Please take the lines from the one holding "What is |TE|, to 5 significant figures?" through the one holding "Orientation: U is" in the data below and copy them exactly.

::::

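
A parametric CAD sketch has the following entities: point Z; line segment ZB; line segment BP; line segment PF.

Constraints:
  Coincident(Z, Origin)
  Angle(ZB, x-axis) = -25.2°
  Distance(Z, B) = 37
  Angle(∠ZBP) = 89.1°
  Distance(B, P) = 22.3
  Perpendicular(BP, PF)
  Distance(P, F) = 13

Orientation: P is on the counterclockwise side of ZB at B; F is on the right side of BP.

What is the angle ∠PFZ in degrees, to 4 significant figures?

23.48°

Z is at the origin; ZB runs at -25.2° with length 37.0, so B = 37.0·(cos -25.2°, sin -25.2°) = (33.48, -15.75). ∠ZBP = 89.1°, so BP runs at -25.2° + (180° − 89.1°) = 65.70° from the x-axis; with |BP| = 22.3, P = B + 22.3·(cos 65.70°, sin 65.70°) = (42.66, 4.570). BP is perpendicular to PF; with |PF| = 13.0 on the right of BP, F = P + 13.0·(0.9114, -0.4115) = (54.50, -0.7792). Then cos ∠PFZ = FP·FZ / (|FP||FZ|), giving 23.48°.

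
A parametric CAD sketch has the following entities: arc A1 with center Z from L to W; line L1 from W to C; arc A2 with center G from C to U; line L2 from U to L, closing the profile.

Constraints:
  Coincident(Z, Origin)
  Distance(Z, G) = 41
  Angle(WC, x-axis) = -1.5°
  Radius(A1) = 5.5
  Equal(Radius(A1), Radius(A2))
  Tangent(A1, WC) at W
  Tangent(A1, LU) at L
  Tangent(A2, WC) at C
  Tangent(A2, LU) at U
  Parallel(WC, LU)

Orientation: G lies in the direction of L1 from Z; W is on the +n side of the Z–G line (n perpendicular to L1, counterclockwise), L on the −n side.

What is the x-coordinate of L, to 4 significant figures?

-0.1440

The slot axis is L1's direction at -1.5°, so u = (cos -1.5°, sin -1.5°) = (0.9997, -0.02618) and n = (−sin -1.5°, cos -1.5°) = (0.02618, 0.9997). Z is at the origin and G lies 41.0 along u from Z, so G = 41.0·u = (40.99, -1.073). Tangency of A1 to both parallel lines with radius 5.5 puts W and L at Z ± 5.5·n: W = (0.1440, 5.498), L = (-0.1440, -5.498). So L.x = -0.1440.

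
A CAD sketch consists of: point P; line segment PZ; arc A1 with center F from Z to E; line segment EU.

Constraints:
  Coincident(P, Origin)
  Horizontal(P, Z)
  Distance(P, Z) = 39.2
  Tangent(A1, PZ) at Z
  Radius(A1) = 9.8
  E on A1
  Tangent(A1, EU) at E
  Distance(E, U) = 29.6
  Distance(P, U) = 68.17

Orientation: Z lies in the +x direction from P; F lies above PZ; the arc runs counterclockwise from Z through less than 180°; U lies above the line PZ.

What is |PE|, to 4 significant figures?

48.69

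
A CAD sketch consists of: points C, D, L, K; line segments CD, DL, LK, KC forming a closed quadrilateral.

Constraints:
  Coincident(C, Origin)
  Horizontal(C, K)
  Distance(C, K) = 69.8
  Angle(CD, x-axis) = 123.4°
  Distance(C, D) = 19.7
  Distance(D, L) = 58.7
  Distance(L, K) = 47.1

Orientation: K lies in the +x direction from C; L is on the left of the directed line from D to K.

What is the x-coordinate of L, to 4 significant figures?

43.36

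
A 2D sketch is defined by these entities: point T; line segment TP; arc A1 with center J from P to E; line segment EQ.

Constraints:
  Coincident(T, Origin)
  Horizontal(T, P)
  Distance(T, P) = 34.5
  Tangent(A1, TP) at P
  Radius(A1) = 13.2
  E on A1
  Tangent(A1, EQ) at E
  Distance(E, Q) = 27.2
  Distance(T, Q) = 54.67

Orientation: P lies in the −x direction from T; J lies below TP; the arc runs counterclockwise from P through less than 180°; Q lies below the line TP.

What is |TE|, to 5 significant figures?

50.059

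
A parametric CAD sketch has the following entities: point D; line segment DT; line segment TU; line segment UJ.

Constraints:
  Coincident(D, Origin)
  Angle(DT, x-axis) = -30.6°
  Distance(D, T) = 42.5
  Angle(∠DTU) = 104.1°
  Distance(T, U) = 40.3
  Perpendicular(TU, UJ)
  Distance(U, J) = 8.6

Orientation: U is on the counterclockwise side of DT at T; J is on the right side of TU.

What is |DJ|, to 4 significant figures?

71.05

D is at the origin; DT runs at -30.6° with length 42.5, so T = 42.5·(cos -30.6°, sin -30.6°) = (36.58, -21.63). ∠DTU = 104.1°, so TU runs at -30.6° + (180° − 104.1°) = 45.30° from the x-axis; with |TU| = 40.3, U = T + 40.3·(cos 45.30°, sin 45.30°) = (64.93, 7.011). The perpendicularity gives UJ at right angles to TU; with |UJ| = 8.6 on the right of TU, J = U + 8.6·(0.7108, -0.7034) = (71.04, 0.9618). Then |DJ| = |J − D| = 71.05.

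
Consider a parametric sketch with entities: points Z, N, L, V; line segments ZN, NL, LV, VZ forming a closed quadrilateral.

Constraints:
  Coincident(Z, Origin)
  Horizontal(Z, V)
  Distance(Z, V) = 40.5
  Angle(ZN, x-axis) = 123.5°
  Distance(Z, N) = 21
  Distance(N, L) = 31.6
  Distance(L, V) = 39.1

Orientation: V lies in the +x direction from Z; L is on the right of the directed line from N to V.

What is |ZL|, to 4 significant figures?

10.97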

::::

## Written answer
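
What is |TE|, to 5 significant figures?

50.059

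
A parametric CAD sketch has the following entities: point D; line segment DT; line segment TU; line segment UJ.

Constraints:
  Coincident(D, Origin)
  Angle(DT, x-axis) = -30.6°
  Distance(D, T) = 42.5
  Angle(∠DTU) = 104.1°
  Distance(T, U) = 40.3
  Perpendicular(TU, UJ)
  Distance(U, J) = 8.6

Orientation: U is on the counterclockwise side of DT at T; J is on the right side of TU.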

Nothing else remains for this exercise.